(Material to process)
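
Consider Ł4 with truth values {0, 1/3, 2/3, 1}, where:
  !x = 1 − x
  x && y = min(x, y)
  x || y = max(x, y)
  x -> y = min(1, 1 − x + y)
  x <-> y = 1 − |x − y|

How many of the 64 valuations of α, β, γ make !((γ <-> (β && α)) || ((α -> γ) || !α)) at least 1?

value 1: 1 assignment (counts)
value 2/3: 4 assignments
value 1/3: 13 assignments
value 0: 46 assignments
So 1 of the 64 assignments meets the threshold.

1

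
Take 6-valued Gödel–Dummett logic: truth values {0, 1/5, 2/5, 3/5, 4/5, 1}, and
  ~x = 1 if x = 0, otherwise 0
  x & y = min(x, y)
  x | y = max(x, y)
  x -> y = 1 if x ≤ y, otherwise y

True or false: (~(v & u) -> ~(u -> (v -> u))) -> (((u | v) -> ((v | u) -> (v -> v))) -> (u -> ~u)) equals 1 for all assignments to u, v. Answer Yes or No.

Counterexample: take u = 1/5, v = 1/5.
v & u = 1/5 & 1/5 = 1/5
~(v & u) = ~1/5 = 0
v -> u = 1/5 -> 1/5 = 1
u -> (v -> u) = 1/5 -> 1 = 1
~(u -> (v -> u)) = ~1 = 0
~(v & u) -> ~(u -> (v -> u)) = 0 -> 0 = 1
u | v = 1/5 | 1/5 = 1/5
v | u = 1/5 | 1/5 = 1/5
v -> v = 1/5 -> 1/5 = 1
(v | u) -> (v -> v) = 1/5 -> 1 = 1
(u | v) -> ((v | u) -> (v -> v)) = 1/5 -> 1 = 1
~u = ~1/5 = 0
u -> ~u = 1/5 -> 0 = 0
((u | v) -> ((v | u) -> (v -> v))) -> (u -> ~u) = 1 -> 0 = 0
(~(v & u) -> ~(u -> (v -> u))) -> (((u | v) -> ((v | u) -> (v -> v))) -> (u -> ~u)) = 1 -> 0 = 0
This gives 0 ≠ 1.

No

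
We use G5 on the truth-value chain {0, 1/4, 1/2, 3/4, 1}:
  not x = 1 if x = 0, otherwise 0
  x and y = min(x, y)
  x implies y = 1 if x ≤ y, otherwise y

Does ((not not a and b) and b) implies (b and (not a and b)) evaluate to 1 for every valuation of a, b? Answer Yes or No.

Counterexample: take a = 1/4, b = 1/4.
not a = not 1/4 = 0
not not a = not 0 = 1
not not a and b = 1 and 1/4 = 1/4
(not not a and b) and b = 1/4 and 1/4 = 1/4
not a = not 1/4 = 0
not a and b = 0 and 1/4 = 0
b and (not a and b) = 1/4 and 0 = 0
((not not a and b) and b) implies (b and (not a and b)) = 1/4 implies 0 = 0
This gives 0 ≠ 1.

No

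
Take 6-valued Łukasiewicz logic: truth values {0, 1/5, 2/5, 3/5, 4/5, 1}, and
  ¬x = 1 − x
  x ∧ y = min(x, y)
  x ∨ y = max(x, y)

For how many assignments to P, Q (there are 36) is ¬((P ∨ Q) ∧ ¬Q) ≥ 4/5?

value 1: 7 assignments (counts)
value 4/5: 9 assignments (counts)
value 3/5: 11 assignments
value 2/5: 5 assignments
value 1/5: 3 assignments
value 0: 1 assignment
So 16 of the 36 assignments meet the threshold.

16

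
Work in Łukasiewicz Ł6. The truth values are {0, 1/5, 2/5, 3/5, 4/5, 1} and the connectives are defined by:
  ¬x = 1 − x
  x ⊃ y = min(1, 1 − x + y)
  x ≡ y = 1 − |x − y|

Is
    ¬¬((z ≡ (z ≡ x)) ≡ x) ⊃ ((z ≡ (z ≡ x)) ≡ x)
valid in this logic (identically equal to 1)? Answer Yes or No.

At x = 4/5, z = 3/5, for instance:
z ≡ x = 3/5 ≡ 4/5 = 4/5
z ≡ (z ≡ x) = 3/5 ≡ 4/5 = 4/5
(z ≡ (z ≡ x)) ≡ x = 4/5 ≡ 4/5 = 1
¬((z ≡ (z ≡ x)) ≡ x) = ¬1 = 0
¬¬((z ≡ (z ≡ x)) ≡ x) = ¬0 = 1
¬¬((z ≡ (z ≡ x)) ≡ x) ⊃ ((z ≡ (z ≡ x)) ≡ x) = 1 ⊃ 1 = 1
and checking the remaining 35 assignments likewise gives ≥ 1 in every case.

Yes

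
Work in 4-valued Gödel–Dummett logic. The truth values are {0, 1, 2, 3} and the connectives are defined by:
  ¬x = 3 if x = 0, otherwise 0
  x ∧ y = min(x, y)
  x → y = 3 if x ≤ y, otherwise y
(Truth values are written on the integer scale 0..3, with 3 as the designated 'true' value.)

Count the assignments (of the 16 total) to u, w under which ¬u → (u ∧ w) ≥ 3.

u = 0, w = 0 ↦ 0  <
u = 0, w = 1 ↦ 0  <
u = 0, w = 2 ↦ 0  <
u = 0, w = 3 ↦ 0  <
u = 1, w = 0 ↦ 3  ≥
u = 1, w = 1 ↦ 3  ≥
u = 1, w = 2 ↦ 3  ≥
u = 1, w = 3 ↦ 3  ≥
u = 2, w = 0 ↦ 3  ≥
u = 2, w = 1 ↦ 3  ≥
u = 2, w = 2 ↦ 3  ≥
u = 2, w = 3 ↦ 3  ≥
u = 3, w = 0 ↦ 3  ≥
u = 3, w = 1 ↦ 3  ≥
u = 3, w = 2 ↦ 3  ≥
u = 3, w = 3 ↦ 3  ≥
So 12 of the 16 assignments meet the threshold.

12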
(End Material to process)
## The task
All lines of the entries containing the string "connectives" must be shown in full.

## Solution to this problem
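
Work in Łukasiewicz Ł6. The truth values are {0, 1/5, 2/5, 3/5, 4/5, 1} and the connectives are defined by:
Work in 4-valued Gödel–Dummett logic. The truth values are {0, 1, 2, 3} and the connectives are defined by: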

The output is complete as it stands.